*WORK ORDER*.
Could you return the lines below exactly, from the first line up to and including the line that holds "32, 37, 11]"?

*STORED DATA*.

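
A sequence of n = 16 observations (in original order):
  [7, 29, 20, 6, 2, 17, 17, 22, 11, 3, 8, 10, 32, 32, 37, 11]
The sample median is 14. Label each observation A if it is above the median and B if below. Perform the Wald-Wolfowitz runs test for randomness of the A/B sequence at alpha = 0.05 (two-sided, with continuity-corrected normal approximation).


Step 1: Compute median = 14; label A = above, B = below.
Labels in order: BAABBAAABBBBAAAB  (n_A = 8, n_B = 8)
Step 2: Count runs R = 7.
Step 3: Under H0 (random ordering), E[R] = 2*n_A*n_B/(n_A+n_B) + 1 = 2*8*8/16 + 1 = 9.0000.
        Var[R] = 2*n_A*n_B*(2*n_A*n_B - n_A - n_B) / ((n_A+n_B)^2 * (n_A+n_B-1)) = 14336/3840 = 3.7333.
        SD[R] = 1.9322.
Step 4: Continuity-corrected z = (R + 0.5 - E[R]) / SD[R] = (7 + 0.5 - 9.0000) / 1.9322 = -0.7763.
Step 5: Two-sided p-value via normal approximation = 2*(1 - Phi(|z|)) = 0.437558.
Step 6: alpha = 0.05. fail to reject H0.

R = 7, z = -0.7763, p = 0.437558, fail to reject H0.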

*TASK ANSWER*.
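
A sequence of n = 16 observations (in original order):
  [7, 29, 20, 6, 2, 17, 17, 22, 11, 3, 8, 10, 32, 32, 37, 11]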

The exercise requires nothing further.